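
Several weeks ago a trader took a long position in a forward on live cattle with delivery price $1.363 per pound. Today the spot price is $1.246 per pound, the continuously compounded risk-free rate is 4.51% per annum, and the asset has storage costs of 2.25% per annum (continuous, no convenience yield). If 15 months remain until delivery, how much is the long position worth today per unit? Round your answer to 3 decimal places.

-$0.007 per pound

Current fair forward for the remaining 15 months: F = S·e^((r + u)·T), (r + u) = 0.0451 + 0.0225 = 0.0676
F = 1.246 · e^(0.0676 × 15/12) = 1.246 × 1.088173 = 1.3559
Value of long forward = (F − K)·e^(−rT) = (1.3559 − 1.363) · e^(−0.0451·15/12)
= -0.0071 × 0.945185 = -0.007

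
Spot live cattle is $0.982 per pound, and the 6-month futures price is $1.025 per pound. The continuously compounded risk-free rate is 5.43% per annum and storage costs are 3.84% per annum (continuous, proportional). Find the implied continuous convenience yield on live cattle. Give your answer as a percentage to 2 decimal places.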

______________________________

- _The task_
Using the entries above, print each one again without any alteration.

- _Response below_
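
Several weeks ago a trader took a long position in a forward on live cattle with delivery price $1.363 per pound. Today the spot price is $1.246 per pound, the continuously compounded risk-free rate is 4.51% per annum, and the asset has storage costs of 2.25% per annum (continuous, no convenience yield). If 15 months remain until delivery, how much is the long position worth today per unit? Round your answer to 3 decimal places.

-$0.007 per pound

Current fair forward for the remaining 15 months: F = S·e^((r + u)·T), (r + u) = 0.0451 + 0.0225 = 0.0676
F = 1.246 · e^(0.0676 × 15/12) = 1.246 × 1.088173 = 1.3559
Value of long forward = (F − K)·e^(−rT) = (1.3559 − 1.363) · e^(−0.0451·15/12)
= -0.0071 × 0.945185 = -0.007

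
Spot live cattle is $0.982 per pound, and the 6-month futures price is $1.025 per pound. The continuously compounded risk-free rate is 5.43% per annum and storage costs are 3.84% per annum (continuous, proportional). Find the implied continuous convenience yield on live cattle. Give your answer as a percentage to 2 decimal places.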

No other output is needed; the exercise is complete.